== Segment start ==

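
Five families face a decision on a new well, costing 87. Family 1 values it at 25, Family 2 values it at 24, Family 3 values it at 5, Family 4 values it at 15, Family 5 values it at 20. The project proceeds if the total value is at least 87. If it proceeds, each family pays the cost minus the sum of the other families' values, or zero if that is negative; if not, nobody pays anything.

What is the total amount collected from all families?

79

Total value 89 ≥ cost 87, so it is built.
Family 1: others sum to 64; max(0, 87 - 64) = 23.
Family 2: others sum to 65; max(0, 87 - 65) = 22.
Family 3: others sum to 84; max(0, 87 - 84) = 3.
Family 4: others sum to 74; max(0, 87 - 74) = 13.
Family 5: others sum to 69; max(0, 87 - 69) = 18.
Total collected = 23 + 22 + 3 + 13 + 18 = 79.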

== Segment end ==

=== TASK DIRECTIONS ===
Retype the records above in full, matching each line exactly.

=== RESULT BELOW ===
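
Five families face a decision on a new well, costing 87. Family 1 values it at 25, Family 2 values it at 24, Family 3 values it at 5, Family 4 values it at 15, Family 5 values it at 20. The project proceeds if the total value is at least 87. If it proceeds, each family pays the cost minus the sum of the other families' values, or zero if that is negative; if not, nobody pays anything.

What is the total amount collected from all families?

79

Total value 89 ≥ cost 87, so it is built.
Family 1: others sum to 64; max(0, 87 - 64) = 23.
Family 2: others sum to 65; max(0, 87 - 65) = 22.
Family 3: others sum to 84; max(0, 87 - 84) = 3.
Family 4: others sum to 74; max(0, 87 - 74) = 13.
Family 5: others sum to 69; max(0, 87 - 69) = 18.
Total collected = 23 + 22 + 3 + 13 + 18 = 79.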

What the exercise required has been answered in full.